__YOUR GOAL__: Copy out each line of the data that holds the word "simplified".

Stored data

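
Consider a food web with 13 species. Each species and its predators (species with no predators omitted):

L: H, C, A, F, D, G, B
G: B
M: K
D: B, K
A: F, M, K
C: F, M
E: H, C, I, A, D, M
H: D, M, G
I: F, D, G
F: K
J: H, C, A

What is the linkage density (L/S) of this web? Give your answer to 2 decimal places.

L/S = 2.46

There are L = 32 links among S = 13 species.
L/S = 32/13 = 2.4615 ≈ 2.46.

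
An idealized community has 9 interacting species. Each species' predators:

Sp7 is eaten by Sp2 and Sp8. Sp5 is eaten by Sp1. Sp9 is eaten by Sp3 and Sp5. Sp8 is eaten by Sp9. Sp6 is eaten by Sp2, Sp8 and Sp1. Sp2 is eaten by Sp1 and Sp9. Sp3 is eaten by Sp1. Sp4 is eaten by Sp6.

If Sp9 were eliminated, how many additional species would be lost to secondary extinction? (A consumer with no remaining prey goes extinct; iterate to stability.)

2

Remove Sp9.
Round 1: Sp3 (all prey gone), Sp5 (all prey gone) → extinct.
No further losses. Total secondary extinctions: 2.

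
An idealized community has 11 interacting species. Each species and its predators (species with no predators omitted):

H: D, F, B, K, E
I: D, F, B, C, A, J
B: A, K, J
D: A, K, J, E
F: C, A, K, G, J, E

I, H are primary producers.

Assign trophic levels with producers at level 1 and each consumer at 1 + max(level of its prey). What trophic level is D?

I is a producer → level 1.
D eats I (level 1); other prey at levels: H 1 → level 2.

Trophic level 2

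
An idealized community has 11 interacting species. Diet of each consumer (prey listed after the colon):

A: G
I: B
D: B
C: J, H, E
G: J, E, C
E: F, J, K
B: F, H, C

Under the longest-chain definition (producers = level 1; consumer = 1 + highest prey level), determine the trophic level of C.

Trophic level 3

F is a producer → level 1.
E eats F (level 1); other prey at levels: J 1, K 1 → level 2.
C eats E (level 2); other prey at levels: J 1, H 1 → level 3.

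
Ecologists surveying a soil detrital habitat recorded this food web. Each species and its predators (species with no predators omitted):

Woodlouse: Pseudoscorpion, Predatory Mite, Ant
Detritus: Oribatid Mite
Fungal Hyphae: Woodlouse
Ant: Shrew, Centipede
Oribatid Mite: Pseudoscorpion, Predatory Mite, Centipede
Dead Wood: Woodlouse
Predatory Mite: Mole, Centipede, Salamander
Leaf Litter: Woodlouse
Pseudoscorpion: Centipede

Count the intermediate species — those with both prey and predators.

5

Intermediate species (has both prey and predators): Woodlouse, Oribatid Mite, Pseudoscorpion, Predatory Mite, Ant.
Count: 5.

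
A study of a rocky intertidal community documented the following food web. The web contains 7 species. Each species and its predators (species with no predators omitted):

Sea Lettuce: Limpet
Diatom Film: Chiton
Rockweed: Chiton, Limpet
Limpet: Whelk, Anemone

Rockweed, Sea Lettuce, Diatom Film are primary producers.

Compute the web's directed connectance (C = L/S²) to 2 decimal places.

The web has S = 7 species and L = 6 feeding links.
C = L / S² = 6 / 49 = 0.1224 ≈ 0.12.

C = 0.12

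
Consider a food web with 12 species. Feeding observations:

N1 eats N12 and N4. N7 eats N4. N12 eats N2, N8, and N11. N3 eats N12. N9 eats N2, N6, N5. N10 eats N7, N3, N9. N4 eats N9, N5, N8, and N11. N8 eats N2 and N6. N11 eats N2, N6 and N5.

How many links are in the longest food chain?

4 links

One longest chain: N2 → N11 → N4 → N7 → N10.
It has 5 species and 4 links.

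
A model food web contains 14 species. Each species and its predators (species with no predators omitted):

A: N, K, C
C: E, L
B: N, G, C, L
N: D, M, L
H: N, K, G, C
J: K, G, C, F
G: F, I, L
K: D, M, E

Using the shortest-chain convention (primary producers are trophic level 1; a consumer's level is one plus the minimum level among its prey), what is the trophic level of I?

J is a producer → level 1.
G eats J → level 2.
I eats G → level 3.
No prey of I is below level 2, so 3 is the minimum.

Trophic level 3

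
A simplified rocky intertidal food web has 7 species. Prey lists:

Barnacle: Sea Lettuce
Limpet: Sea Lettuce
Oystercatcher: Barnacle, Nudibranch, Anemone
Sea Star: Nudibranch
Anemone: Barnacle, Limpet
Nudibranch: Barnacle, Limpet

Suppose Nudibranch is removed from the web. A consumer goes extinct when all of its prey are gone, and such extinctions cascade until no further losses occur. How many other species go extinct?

Remove Nudibranch.
Round 1: Sea Star (all prey gone) → extinct.
No further losses. Total secondary extinctions: 1.

1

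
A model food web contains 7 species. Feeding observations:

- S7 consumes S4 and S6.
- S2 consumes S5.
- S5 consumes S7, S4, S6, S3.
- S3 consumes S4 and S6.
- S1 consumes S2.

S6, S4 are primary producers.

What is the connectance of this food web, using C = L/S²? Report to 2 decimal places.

C = 0.20

The web has S = 7 species and L = 10 feeding links.
C = L / S² = 10 / 49 = 0.2041 ≈ 0.20.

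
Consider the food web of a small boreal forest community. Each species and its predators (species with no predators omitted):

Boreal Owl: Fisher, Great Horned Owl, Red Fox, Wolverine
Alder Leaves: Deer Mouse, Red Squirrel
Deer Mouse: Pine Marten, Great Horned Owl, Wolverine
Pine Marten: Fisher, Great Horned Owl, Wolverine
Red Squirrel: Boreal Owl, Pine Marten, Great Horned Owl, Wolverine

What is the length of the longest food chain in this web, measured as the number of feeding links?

3 links

One longest chain: Alder Leaves → Red Squirrel → Boreal Owl → Fisher.
It has 4 species and 3 links.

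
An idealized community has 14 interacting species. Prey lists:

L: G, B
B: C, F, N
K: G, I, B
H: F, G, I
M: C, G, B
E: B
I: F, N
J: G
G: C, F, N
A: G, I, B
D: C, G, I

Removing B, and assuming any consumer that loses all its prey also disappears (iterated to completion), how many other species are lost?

1

Remove B.
Round 1: E (all prey gone) → extinct.
No further losses. Total secondary extinctions: 1.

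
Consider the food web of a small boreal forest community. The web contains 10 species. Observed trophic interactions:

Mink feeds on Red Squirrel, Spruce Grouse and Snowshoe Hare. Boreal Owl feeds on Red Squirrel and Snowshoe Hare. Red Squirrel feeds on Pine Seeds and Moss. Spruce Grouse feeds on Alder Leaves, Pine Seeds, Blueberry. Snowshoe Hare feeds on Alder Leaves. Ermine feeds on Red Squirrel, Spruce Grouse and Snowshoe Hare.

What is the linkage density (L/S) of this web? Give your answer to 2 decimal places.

L/S = 1.40

There are L = 14 links among S = 10 species.
L/S = 14/10 = 1.4000 ≈ 1.40.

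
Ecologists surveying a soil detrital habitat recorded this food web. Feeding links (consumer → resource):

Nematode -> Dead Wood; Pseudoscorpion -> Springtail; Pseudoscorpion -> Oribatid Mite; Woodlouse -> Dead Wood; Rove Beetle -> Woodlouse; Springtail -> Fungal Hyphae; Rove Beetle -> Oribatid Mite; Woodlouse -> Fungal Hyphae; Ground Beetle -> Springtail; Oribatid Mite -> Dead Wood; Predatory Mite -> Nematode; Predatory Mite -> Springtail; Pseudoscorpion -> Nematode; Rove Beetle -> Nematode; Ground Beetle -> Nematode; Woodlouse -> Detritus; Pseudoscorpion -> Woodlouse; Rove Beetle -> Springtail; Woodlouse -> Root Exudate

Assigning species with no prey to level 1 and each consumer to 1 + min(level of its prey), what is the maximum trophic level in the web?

Basal resources (level 1): Fungal Hyphae, Detritus, Dead Wood, Root Exudate.
Following each consumer down to its lowest-level prey: Dead Wood → Oribatid Mite → Rove Beetle (levels 1 through 3).
All prey of Rove Beetle (Oribatid Mite 2, Springtail 2, Woodlouse 2, Nematode 2) are at level 2 or above, so Rove Beetle is at level 1 + 2 = 3.
Every consumer has at least one prey at level 2 or below, so none exceeds level 3.

3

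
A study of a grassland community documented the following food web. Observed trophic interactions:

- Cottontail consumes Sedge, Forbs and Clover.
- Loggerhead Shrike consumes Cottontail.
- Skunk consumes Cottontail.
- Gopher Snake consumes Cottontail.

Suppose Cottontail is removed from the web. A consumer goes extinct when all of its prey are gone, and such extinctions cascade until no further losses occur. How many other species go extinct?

3

Remove Cottontail.
Round 1: Loggerhead Shrike (all prey gone), Skunk (all prey gone), Gopher Snake (all prey gone) → extinct.
No further losses. Total secondary extinctions: 3.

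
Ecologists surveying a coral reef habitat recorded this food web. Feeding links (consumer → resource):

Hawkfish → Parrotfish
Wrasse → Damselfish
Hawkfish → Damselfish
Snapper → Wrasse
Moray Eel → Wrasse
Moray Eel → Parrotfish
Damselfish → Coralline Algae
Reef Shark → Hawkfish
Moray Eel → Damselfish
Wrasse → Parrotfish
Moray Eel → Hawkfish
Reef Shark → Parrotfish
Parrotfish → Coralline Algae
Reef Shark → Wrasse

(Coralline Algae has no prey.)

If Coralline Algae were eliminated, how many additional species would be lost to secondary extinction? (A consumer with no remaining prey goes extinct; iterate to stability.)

7

Remove Coralline Algae.
Round 1: Parrotfish (all prey gone), Damselfish (all prey gone) → extinct.
Round 2: Hawkfish (all prey gone), Wrasse (all prey gone) → extinct.
Round 3: Reef Shark (all prey gone), Moray Eel (all prey gone), Snapper (all prey gone) → extinct.
No further losses. Total secondary extinctions: 7.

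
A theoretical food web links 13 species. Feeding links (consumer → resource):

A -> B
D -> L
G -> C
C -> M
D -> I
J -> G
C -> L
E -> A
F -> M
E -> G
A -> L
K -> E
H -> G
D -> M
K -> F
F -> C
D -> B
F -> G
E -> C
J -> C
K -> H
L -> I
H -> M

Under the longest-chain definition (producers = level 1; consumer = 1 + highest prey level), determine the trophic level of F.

I is a producer → level 1.
L eats I → level 2.
C eats L (level 2); other prey at levels: M 1 → level 3.
G eats C → level 4.
F eats G (level 4); other prey at levels: M 1, C 3 → level 5.

Trophic level 5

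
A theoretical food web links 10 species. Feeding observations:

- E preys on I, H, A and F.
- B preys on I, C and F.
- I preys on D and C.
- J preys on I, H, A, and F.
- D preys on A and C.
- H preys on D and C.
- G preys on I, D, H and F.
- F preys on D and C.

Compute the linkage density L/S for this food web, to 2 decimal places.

There are L = 23 links among S = 10 species.
L/S = 23/10 = 2.3000 ≈ 2.30.

L/S = 2.30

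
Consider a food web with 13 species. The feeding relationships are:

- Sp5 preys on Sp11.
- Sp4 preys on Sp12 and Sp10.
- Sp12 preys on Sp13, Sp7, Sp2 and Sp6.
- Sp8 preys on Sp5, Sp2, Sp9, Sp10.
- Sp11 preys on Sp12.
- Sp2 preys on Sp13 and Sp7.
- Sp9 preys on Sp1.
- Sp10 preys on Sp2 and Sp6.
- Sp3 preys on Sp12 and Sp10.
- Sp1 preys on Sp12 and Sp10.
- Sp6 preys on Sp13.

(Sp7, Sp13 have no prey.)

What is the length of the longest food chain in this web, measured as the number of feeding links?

5 links

One longest chain: Sp7 → Sp2 → Sp12 → Sp1 → Sp9 → Sp8.
It has 6 species and 5 links.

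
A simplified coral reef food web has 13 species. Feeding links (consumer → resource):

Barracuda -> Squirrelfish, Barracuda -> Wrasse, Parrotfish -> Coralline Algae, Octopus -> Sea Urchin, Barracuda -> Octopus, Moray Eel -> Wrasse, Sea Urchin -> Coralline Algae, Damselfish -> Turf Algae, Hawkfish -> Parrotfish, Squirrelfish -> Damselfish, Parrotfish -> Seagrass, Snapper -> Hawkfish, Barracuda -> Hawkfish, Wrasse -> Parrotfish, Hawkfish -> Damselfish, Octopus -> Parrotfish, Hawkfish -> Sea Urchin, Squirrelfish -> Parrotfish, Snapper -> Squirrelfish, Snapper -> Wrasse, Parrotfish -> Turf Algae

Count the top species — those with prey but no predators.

Top species (has prey, but nothing eats it): Moray Eel, Snapper, Barracuda.
Count: 3.

3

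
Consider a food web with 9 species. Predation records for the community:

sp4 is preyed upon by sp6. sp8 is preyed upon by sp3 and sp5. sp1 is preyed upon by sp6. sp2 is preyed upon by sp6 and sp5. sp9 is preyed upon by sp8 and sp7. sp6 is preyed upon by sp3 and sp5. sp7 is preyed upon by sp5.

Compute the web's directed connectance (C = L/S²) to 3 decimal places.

The web has S = 9 species and L = 11 feeding links.
C = L / S² = 11 / 81 = 0.1358 ≈ 0.136.

C = 0.136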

__WRITTEN REPLY__:
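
A simplified rocky intertidal food web has 7 species. Prey lists:
A simplified coral reef food web has 13 species. Feeding links (consumer → resource):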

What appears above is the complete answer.